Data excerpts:
==================================================

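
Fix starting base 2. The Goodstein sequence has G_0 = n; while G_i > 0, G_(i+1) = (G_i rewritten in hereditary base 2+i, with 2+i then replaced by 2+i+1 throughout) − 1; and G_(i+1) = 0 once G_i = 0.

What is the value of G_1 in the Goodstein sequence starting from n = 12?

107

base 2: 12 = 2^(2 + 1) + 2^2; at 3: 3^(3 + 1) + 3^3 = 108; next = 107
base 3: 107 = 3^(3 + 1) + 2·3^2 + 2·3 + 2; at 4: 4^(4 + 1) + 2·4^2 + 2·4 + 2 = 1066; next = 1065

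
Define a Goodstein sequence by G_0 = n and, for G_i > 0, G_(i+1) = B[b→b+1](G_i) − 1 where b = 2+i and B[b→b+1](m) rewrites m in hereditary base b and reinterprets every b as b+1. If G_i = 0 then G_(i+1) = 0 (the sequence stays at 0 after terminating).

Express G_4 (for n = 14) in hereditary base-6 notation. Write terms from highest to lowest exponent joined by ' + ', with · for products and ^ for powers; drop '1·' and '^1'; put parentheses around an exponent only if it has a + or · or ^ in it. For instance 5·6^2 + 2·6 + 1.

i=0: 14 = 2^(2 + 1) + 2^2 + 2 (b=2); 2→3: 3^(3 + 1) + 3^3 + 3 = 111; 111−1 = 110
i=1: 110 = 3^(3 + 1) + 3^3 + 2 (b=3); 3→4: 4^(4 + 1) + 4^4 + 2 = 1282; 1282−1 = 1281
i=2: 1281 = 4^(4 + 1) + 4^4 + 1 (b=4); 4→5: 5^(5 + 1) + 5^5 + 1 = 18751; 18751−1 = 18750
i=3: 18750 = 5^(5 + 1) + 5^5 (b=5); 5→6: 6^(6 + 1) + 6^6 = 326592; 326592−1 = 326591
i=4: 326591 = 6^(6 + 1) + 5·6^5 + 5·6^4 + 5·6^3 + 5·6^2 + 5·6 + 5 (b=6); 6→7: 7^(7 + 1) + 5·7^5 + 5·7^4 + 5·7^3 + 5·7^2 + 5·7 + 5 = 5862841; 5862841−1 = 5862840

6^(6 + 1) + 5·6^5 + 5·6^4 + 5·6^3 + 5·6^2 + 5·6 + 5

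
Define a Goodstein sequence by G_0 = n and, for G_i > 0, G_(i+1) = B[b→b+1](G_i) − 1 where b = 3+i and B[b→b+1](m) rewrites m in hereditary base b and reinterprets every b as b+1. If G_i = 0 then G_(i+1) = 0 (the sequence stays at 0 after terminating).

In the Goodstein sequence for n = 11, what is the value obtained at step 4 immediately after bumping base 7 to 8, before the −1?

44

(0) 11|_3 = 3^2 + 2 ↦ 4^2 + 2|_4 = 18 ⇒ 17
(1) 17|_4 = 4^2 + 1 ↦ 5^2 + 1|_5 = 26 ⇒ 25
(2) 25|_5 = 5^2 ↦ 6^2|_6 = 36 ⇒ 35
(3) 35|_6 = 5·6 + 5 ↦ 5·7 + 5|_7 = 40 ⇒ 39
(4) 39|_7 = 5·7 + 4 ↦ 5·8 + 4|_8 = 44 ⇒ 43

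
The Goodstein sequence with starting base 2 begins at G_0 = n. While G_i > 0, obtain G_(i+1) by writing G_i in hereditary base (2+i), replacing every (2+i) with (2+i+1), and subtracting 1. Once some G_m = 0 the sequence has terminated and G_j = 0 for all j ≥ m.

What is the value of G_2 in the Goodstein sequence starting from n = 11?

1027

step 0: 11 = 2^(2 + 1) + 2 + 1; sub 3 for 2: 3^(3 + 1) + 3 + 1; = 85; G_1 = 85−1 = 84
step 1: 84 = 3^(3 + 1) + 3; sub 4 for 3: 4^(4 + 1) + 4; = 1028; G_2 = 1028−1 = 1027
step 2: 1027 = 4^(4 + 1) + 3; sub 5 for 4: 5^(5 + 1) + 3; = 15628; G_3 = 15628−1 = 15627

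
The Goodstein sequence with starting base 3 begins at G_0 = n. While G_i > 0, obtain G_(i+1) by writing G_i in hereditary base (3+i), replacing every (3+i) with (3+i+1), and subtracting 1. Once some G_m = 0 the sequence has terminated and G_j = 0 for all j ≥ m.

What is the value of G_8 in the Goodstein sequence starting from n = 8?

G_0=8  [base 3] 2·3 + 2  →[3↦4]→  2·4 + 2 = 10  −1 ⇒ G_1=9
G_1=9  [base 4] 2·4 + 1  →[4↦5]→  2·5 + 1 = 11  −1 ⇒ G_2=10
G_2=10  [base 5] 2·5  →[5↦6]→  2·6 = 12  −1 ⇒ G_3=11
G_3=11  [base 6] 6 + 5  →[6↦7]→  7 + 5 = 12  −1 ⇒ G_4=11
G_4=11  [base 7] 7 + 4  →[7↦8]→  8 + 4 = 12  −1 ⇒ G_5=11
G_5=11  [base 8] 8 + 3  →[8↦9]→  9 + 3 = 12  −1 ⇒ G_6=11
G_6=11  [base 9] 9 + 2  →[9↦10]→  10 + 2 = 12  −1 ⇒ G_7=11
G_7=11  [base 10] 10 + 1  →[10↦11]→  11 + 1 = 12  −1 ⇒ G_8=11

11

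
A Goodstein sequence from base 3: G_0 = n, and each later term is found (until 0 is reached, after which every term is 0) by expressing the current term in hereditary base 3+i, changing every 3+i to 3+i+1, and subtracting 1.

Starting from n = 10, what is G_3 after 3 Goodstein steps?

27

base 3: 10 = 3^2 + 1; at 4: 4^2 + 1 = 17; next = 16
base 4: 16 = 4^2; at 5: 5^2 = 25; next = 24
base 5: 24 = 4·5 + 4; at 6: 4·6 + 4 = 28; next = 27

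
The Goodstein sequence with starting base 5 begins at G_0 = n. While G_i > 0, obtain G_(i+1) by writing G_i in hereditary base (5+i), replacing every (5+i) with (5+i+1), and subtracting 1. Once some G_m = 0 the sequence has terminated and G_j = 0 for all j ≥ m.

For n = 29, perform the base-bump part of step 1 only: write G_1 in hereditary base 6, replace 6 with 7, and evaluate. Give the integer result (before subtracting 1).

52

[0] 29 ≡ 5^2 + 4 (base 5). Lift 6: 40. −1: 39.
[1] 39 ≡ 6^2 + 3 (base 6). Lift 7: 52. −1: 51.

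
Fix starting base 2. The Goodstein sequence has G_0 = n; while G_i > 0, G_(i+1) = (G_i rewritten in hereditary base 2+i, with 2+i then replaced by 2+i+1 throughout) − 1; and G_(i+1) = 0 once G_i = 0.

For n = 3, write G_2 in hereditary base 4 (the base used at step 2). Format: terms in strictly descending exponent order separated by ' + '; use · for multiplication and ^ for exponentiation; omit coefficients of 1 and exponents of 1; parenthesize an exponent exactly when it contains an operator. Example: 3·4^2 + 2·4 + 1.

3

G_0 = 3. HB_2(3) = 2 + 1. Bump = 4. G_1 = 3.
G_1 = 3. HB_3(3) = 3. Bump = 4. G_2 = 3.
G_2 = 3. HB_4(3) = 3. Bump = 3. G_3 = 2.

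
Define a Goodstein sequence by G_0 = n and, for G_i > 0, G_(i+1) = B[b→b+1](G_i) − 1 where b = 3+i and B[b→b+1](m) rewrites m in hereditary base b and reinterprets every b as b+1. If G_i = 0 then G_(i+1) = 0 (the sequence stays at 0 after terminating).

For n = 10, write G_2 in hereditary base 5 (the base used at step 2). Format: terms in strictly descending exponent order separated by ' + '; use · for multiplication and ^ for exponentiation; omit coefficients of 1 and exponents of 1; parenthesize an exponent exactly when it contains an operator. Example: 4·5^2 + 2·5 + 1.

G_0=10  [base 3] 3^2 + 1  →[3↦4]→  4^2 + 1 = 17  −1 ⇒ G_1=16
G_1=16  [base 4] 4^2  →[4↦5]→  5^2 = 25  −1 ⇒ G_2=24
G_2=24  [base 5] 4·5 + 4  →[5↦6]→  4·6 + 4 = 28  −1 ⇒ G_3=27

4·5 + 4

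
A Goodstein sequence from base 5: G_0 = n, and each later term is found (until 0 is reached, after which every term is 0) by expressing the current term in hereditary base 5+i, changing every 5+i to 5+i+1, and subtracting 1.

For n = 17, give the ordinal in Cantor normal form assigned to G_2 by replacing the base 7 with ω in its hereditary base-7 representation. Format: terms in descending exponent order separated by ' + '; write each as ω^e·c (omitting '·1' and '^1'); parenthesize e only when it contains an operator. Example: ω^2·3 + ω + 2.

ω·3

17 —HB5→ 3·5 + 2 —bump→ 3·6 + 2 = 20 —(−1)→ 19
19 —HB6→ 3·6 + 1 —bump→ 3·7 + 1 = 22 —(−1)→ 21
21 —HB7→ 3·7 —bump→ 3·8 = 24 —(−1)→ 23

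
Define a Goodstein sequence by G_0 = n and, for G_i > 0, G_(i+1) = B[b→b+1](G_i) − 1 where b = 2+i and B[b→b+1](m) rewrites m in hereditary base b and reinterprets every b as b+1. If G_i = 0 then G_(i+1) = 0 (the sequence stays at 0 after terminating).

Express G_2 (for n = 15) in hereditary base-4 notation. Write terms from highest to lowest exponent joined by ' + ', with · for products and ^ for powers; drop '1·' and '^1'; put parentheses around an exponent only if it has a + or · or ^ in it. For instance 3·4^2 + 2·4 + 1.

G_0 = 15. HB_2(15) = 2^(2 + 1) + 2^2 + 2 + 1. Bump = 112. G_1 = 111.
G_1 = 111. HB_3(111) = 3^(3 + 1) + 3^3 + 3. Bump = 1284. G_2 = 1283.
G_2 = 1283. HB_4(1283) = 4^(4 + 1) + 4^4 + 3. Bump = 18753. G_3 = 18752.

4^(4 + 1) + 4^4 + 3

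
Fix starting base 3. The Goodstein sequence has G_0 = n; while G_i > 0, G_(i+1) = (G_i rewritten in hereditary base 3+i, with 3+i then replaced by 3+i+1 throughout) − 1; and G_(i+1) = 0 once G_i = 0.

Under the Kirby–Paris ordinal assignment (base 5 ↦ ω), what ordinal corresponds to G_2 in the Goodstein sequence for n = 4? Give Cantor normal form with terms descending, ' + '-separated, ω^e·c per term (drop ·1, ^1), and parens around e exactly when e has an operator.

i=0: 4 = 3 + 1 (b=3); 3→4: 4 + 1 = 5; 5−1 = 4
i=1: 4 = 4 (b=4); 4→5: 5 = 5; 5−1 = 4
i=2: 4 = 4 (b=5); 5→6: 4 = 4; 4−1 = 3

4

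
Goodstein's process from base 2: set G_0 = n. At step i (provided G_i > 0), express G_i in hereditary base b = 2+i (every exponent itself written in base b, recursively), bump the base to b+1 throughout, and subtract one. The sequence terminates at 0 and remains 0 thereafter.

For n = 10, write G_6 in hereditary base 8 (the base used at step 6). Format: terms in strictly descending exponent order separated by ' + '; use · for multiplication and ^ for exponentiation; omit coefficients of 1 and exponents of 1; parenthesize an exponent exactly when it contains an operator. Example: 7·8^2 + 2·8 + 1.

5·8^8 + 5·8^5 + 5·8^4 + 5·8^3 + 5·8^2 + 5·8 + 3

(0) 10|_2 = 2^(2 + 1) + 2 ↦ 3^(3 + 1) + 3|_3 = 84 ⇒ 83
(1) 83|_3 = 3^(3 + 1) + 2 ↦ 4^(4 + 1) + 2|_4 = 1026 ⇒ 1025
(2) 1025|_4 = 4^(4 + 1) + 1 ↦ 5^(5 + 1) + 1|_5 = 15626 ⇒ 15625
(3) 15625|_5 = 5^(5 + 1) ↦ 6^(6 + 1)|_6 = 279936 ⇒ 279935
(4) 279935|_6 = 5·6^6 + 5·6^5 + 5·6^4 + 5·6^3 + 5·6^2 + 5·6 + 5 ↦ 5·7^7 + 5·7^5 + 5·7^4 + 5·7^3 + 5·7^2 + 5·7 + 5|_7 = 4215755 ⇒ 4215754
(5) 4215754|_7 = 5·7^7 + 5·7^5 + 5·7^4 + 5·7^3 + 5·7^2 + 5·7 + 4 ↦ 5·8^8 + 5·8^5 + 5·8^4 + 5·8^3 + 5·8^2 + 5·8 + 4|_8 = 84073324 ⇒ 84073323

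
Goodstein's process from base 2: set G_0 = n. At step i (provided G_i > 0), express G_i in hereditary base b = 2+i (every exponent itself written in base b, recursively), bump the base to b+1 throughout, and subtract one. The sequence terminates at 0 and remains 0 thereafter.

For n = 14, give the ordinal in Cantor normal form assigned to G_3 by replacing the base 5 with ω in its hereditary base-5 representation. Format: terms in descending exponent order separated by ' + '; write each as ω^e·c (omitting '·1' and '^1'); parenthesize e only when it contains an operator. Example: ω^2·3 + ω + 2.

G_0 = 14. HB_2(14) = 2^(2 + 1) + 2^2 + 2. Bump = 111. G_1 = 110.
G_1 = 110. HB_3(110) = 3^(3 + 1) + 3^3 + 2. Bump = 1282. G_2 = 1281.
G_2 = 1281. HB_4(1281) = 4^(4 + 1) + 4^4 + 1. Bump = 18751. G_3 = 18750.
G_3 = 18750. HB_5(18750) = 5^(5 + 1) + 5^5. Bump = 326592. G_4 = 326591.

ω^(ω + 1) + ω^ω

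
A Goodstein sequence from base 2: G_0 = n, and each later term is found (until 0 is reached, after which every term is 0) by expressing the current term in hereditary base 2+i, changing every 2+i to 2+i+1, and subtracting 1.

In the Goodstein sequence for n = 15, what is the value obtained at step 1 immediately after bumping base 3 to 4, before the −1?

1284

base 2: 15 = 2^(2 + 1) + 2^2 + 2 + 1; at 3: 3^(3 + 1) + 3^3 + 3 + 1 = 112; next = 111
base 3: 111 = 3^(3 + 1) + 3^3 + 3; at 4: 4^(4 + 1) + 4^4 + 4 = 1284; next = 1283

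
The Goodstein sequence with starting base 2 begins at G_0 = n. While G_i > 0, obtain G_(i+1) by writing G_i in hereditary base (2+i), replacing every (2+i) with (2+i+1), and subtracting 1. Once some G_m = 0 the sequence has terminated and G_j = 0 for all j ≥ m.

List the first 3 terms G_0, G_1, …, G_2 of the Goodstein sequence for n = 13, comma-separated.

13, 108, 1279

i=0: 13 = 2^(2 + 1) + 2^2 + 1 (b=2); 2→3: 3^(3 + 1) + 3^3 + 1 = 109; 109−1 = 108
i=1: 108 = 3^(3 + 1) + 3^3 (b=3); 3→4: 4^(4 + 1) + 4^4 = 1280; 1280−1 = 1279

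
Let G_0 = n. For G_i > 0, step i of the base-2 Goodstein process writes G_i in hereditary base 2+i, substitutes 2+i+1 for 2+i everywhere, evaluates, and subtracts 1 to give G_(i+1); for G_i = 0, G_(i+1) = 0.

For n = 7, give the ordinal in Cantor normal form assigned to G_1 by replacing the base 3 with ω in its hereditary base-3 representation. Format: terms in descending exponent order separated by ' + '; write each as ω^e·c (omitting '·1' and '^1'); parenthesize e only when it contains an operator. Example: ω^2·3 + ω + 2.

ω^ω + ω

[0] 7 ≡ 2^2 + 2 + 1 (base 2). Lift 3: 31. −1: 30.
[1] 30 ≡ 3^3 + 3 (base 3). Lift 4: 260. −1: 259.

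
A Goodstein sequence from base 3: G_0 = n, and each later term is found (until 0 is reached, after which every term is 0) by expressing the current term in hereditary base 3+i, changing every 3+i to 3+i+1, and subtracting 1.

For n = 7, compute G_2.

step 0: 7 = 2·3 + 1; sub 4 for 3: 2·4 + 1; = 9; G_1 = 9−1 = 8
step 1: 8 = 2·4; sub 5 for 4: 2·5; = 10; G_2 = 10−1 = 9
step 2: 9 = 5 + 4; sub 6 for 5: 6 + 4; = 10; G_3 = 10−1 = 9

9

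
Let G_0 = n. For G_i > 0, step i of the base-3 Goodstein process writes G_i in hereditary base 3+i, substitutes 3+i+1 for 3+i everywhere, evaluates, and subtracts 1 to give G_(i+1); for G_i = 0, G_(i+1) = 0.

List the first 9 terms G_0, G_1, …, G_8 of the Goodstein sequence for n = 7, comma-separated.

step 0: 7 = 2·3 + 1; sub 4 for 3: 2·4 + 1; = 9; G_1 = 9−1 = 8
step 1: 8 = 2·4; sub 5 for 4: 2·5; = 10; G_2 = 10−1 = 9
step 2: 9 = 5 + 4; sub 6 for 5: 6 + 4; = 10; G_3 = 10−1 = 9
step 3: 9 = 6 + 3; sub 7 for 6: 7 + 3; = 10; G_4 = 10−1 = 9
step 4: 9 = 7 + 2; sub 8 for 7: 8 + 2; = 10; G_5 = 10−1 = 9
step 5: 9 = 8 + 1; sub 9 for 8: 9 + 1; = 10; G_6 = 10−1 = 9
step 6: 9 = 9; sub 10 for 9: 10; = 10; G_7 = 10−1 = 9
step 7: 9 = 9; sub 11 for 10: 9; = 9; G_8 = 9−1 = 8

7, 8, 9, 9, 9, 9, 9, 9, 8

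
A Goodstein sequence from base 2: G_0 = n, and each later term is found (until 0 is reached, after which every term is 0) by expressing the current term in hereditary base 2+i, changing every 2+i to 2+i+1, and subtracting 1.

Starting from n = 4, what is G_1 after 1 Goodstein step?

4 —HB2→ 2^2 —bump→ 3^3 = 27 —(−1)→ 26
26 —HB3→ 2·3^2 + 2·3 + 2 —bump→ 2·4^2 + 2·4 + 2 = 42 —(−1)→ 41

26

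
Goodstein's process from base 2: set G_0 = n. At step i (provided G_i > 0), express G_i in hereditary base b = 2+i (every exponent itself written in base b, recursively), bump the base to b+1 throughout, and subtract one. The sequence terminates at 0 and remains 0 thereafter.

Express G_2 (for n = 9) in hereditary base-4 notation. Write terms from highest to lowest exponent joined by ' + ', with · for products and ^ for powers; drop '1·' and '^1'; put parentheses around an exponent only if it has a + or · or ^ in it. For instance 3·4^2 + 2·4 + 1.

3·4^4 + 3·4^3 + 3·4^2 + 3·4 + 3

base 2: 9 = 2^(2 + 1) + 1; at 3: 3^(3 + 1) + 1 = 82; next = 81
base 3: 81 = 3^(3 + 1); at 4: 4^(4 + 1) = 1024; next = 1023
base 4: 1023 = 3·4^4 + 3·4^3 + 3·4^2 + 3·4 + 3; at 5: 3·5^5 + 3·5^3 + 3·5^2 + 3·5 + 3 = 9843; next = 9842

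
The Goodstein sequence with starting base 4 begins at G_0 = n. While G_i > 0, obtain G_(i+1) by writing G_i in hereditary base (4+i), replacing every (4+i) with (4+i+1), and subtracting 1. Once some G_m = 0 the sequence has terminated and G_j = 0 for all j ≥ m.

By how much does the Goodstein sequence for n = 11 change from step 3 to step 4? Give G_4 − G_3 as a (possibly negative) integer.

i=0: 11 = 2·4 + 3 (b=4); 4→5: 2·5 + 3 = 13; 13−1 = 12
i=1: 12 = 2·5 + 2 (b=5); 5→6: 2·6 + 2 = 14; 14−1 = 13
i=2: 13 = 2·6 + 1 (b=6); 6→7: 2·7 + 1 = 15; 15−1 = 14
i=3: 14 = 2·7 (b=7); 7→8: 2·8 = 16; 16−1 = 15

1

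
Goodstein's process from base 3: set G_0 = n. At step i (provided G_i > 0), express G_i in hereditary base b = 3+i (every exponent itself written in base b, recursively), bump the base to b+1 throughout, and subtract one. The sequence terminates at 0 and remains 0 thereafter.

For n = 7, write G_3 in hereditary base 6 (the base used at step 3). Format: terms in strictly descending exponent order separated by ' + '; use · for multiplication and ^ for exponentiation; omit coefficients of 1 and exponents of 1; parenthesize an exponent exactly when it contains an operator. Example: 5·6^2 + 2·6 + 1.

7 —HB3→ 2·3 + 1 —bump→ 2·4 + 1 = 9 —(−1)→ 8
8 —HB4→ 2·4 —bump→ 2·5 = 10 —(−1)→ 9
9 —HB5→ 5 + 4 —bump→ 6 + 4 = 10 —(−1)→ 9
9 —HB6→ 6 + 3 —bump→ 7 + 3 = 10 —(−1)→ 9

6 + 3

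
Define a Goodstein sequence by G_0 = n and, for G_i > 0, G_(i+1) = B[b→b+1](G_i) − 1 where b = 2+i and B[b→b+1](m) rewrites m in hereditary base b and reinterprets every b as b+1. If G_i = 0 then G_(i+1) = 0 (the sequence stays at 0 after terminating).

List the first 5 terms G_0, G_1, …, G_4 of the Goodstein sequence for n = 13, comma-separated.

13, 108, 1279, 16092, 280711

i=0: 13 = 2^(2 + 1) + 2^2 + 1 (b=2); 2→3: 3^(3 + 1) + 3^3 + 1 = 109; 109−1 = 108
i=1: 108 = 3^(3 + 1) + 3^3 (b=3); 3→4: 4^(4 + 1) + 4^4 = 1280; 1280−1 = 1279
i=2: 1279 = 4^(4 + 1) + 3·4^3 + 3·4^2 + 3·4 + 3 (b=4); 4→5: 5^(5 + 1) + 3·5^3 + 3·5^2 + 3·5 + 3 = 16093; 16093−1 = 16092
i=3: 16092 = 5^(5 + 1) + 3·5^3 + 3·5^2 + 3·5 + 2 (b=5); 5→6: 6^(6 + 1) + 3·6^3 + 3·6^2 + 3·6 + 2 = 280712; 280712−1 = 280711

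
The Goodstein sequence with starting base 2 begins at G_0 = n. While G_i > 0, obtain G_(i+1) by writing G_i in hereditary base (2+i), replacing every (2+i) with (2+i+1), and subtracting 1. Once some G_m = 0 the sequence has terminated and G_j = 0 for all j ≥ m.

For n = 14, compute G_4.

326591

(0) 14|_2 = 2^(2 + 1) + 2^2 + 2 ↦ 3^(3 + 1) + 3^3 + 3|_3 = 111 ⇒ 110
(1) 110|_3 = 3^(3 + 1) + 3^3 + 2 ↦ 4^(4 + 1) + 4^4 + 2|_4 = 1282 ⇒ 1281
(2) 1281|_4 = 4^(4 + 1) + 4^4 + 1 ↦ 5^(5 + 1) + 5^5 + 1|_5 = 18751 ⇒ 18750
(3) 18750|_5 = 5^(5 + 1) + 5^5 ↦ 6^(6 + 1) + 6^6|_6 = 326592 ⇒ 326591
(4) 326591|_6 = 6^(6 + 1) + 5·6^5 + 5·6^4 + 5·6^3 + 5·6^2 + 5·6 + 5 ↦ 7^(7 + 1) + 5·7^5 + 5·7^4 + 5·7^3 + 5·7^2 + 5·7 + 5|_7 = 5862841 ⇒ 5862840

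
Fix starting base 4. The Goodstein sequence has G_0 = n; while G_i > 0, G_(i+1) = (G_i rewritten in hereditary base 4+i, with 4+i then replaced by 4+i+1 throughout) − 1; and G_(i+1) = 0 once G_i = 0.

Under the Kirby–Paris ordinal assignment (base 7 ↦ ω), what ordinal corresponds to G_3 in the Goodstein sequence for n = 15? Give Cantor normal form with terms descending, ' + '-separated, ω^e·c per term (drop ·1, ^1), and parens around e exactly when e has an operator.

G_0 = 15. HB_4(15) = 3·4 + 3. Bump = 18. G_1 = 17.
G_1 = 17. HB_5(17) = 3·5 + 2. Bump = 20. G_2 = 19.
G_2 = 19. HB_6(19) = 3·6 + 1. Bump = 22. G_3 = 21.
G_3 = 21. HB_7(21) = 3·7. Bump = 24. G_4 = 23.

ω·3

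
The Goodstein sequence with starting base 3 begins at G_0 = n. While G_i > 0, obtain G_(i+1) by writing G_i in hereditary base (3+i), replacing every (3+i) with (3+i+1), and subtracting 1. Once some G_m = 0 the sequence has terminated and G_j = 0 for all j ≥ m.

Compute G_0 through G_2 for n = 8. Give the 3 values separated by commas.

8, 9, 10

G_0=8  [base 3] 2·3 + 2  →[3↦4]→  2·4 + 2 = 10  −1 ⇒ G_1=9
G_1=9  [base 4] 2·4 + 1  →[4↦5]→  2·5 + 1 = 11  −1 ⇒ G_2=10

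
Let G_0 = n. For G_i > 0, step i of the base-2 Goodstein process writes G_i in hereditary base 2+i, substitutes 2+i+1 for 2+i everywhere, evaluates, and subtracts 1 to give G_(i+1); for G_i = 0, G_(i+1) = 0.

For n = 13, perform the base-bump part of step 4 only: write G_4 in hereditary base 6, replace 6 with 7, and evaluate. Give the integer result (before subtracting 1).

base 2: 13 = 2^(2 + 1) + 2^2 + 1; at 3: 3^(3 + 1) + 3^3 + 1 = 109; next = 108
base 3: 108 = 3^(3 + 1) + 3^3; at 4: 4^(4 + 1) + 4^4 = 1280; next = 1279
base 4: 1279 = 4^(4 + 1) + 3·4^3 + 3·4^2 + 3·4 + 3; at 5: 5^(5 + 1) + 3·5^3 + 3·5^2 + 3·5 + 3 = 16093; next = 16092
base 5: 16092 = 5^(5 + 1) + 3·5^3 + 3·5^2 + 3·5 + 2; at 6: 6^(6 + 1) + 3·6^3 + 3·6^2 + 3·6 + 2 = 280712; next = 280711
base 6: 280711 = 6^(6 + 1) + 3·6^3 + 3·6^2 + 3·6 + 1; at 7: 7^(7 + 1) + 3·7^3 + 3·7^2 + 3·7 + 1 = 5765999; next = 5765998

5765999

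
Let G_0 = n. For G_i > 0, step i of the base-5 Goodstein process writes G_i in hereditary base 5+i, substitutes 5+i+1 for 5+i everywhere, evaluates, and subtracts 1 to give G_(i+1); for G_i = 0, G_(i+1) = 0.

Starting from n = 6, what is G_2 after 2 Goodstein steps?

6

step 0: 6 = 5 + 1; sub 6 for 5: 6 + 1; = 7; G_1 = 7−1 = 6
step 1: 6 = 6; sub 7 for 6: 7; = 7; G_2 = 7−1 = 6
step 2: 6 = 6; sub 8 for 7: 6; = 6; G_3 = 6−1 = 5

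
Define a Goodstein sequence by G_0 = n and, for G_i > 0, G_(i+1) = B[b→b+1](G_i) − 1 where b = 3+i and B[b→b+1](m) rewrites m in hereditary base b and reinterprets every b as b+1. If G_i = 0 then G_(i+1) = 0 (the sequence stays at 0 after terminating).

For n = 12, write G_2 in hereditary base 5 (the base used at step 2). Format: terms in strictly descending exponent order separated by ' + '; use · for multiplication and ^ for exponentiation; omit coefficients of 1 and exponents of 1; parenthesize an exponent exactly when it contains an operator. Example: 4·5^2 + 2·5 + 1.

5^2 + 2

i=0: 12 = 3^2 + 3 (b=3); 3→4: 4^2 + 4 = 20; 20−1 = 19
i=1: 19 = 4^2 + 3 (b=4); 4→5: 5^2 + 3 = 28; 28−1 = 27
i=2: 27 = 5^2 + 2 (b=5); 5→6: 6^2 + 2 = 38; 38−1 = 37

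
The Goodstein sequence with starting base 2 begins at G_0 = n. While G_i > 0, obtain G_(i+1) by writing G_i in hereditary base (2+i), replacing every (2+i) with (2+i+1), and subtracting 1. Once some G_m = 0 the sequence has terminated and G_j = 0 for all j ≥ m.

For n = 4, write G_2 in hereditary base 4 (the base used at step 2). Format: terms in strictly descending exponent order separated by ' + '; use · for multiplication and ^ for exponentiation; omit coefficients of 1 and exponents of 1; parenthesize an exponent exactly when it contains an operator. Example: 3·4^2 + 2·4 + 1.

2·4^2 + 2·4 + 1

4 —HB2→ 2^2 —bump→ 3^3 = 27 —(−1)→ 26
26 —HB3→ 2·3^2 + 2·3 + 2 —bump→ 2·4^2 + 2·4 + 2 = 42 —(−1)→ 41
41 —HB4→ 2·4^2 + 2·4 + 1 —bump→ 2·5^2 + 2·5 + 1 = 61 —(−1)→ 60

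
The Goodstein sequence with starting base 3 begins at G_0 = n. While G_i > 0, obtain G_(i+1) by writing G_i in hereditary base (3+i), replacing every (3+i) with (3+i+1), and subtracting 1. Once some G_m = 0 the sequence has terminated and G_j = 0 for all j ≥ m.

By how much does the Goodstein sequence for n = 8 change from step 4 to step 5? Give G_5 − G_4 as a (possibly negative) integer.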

==================================================

DIRECTIONS FOR THIS TASK: From the line that has "By how much does the Goodstein sequence for n = 11" through the line that has "Goodstein's process from base 3: set", copy every line exactly as it appears above, and leave out all others.

SOLUTION FOR THIS EXERCISE:
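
By how much does the Goodstein sequence for n = 11 change from step 3 to step 4? Give G_4 − G_3 as a (possibly negative) integer.

i=0: 11 = 2·4 + 3 (b=4); 4→5: 2·5 + 3 = 13; 13−1 = 12
i=1: 12 = 2·5 + 2 (b=5); 5→6: 2·6 + 2 = 14; 14−1 = 13
i=2: 13 = 2·6 + 1 (b=6); 6→7: 2·7 + 1 = 15; 15−1 = 14
i=3: 14 = 2·7 (b=7); 7→8: 2·8 = 16; 16−1 = 15

1

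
Goodstein's process from base 3: set G_0 = n. At step i (provided G_i > 0), express G_i in hereditary base b = 3+i (every exponent itself written in base b, recursively), bump the base to b+1 throughout, and subtract one. The sequence terminates at 0 and remains 0 thereafter.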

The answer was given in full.